WORK INSTRUCTION
Retype all of the data. Every line must match exactly.

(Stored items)

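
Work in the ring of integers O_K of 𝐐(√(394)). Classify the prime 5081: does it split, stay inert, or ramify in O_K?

5081 splits in O_K

d = 394 ≡ 2 (mod 4), so O_K = ℤ[√394] and disc(K) = 4d = 1576.
disc(K) = 1576 is not divisible by 5081; 5081 is unramified.
Legendre symbol by Euler's criterion: (394/5081) ≡ 394^2540 ≡ 1 (mod 5081), i.e. (394/5081) = 1.
d is a quadratic residue mod p, hence 5081 splits in O_K.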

EXERCISE RESULT
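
Work in the ring of integers O_K of 𝐐(√(394)). Classify the prime 5081: does it split, stay inert, or ramify in O_K?

5081 splits in O_K

d = 394 ≡ 2 (mod 4), so O_K = ℤ[√394] and disc(K) = 4d = 1576.
disc(K) = 1576 is not divisible by 5081; 5081 is unramified.
Legendre symbol by Euler's criterion: (394/5081) ≡ 394^2540 ≡ 1 (mod 5081), i.e. (394/5081) = 1.
d is a quadratic residue mod p, hence 5081 splits in O_K.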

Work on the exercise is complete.